[Saved entries]
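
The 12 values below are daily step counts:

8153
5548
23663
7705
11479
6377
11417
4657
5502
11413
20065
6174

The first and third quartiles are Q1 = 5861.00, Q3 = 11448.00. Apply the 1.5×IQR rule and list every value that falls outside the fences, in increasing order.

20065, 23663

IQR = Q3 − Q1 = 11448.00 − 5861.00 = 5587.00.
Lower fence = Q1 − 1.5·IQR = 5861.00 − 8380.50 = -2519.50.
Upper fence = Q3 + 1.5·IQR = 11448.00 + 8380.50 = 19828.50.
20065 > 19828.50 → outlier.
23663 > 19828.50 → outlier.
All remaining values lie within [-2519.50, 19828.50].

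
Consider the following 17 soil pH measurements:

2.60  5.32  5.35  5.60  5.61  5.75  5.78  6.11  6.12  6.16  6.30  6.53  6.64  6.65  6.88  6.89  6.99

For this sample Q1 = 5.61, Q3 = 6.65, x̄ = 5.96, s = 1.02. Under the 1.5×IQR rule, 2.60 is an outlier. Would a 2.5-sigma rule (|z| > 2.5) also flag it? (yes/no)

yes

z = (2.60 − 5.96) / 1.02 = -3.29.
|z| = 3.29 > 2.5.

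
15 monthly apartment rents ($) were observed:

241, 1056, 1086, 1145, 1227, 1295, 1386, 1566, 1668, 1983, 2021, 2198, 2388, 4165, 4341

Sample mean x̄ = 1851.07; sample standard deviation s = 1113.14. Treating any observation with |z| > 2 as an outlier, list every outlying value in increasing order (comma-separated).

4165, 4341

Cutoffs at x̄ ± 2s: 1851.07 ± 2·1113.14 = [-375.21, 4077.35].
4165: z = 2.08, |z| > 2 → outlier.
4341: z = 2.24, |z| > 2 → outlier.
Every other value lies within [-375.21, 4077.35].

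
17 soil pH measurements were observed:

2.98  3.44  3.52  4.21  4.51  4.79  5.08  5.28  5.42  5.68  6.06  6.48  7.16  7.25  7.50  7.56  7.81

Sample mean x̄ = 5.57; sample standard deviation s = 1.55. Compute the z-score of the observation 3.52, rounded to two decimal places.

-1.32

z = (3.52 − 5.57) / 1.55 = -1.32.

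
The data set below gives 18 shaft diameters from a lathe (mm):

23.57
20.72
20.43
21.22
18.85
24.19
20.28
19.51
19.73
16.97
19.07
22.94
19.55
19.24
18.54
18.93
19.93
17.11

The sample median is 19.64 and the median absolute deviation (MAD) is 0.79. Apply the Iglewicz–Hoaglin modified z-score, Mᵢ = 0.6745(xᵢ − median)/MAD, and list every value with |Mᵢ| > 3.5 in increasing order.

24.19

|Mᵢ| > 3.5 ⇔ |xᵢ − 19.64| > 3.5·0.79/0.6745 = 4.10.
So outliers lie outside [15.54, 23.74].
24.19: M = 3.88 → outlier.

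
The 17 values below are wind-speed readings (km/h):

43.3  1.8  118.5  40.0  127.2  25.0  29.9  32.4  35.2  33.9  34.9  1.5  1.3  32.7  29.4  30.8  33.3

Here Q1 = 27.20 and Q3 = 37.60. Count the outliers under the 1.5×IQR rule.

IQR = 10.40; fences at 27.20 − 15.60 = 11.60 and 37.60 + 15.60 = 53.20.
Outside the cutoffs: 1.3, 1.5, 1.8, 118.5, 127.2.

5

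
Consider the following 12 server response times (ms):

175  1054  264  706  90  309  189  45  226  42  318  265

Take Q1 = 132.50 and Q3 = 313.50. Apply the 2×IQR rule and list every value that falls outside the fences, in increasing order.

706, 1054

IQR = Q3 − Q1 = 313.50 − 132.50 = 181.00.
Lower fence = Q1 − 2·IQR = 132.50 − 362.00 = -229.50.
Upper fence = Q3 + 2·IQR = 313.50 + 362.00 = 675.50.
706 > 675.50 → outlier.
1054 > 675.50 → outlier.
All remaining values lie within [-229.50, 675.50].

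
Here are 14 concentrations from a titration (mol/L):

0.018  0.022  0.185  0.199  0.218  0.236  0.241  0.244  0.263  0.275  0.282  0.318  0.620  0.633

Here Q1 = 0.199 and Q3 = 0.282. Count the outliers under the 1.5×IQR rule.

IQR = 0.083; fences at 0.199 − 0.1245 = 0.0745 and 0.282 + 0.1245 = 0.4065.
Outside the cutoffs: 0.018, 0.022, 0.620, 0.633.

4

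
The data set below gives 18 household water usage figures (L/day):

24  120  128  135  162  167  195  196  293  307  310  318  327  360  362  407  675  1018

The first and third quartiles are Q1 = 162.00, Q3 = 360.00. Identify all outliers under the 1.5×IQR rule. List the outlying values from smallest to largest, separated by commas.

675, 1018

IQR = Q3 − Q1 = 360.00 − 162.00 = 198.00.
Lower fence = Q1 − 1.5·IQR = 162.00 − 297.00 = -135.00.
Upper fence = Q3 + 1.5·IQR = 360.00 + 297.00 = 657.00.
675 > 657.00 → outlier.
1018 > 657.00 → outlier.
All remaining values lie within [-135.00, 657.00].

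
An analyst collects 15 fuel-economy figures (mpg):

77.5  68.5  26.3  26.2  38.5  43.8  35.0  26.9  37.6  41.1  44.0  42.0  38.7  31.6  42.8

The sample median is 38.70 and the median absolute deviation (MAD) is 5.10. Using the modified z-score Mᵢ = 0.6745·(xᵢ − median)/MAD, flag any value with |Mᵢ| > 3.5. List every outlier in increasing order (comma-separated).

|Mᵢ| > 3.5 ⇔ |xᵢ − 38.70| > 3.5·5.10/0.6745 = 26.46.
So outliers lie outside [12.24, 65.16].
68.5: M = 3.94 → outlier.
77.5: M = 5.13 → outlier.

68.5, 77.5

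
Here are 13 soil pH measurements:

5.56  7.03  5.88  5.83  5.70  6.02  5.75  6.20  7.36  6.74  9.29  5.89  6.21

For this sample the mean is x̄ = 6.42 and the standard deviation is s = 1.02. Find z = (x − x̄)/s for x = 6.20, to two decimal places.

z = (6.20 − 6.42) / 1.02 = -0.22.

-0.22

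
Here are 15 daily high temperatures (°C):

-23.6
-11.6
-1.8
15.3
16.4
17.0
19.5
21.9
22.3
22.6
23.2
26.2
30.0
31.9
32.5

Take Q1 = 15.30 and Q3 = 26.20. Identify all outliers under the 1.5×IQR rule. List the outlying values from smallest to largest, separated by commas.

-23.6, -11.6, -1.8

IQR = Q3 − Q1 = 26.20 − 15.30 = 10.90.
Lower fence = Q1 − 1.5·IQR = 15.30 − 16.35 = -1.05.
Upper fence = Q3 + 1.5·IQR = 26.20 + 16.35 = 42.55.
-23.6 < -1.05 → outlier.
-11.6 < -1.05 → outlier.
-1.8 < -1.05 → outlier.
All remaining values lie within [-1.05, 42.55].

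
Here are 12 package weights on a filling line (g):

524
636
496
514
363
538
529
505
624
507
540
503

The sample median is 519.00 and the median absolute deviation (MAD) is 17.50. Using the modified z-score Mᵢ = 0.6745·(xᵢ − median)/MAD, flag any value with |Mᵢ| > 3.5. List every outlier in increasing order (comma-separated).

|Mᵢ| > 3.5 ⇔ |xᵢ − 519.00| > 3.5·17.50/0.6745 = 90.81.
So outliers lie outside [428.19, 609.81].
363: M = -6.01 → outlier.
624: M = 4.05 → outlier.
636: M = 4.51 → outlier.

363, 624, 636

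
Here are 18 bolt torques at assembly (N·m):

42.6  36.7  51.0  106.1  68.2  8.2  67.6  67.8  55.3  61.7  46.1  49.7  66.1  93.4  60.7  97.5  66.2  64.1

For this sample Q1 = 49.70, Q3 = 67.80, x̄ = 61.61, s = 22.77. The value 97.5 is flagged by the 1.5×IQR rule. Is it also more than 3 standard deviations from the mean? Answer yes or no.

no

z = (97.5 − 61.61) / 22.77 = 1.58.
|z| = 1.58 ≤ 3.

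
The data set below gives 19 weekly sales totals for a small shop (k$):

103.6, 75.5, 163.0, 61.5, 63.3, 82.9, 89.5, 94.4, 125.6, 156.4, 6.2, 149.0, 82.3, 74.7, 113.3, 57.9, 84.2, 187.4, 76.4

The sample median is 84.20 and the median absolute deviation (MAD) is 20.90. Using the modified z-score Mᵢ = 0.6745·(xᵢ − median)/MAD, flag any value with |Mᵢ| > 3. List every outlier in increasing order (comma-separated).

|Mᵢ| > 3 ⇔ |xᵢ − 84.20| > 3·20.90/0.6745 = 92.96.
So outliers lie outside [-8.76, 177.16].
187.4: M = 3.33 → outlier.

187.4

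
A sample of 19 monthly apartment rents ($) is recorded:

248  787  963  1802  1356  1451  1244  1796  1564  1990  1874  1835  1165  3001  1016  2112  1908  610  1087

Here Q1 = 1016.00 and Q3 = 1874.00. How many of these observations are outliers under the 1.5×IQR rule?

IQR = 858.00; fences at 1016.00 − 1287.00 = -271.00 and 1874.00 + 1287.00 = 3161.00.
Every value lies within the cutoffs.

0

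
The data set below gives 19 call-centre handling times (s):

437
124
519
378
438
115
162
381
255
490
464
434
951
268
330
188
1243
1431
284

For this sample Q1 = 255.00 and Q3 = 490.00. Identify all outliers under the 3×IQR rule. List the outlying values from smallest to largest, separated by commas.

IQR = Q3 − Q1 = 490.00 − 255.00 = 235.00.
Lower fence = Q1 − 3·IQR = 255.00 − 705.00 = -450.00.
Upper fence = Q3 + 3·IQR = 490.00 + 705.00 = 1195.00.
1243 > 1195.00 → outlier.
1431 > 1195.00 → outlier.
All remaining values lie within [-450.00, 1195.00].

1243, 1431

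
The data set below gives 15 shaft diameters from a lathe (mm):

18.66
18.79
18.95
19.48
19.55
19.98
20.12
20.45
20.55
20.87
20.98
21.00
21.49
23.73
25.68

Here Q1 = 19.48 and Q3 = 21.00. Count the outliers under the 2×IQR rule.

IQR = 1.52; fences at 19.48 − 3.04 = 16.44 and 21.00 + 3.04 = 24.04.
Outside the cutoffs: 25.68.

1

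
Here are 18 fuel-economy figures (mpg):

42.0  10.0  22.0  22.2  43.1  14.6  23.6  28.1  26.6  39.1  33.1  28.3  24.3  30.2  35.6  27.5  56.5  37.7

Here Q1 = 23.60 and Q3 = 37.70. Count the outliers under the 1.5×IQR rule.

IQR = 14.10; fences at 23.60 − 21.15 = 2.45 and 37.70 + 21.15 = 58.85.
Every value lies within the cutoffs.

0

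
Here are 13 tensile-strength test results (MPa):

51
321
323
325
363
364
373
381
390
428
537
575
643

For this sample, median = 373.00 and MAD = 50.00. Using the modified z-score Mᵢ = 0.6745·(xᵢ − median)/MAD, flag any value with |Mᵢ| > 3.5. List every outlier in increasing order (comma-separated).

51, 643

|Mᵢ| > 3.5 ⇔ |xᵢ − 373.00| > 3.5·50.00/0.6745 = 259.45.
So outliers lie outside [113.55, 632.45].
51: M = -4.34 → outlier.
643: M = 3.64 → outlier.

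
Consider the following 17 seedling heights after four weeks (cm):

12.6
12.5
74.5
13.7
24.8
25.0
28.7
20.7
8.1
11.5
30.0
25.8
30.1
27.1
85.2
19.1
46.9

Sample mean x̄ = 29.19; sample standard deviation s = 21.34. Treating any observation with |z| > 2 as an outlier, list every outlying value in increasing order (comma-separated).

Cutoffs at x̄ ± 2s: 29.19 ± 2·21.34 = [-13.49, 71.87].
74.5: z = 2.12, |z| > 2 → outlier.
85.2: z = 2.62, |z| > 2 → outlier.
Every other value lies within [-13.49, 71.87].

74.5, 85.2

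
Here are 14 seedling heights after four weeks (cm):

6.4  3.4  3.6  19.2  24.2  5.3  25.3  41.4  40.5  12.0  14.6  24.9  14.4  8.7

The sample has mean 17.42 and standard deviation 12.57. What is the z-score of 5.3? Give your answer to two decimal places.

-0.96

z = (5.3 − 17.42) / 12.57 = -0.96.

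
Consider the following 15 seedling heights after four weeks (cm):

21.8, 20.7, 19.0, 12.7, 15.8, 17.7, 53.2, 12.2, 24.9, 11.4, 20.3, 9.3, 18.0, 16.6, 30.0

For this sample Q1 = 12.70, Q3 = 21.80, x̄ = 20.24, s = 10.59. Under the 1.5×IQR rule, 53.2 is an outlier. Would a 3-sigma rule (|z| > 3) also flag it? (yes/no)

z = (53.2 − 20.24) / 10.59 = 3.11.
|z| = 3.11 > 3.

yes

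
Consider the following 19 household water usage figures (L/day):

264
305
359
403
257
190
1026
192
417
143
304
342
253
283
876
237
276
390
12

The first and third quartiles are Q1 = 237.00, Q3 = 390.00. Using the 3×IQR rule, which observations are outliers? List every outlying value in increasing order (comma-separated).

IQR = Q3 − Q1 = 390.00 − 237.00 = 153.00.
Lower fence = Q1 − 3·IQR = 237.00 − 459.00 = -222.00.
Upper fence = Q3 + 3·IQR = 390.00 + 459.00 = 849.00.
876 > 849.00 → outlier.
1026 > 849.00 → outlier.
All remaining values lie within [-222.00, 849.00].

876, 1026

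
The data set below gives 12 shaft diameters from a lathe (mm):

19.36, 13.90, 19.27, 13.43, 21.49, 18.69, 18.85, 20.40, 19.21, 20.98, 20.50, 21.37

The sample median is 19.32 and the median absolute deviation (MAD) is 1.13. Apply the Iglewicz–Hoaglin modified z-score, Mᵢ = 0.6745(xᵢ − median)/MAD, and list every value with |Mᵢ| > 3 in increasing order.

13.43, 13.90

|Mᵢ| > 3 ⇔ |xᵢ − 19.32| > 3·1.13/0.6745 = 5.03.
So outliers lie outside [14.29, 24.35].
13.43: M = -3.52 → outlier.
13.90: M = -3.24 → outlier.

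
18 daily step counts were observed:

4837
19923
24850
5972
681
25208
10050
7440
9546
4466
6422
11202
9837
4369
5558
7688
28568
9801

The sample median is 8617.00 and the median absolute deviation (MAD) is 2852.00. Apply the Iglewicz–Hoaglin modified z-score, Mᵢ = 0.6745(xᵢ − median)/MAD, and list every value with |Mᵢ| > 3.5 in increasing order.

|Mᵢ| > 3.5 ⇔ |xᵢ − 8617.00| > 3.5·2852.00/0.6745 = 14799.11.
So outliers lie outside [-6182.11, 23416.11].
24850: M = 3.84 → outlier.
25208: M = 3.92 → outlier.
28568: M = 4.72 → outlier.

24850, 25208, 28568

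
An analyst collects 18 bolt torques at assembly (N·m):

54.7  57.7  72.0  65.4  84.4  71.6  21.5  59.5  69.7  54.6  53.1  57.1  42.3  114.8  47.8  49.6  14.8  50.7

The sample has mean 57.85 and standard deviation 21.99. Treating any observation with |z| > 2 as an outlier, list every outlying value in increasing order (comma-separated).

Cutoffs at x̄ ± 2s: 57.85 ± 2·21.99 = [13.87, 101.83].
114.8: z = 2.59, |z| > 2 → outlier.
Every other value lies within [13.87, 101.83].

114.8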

Task prompt
Every line above in which the word "figures" occurs needs to be copied.

Answer to this task
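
The data set below gives 18 household water usage figures (L/day):
An analyst collects 15 fuel-economy figures (mpg):
Here are 18 fuel-economy figures (mpg):
Consider the following 19 household water usage figures (L/day):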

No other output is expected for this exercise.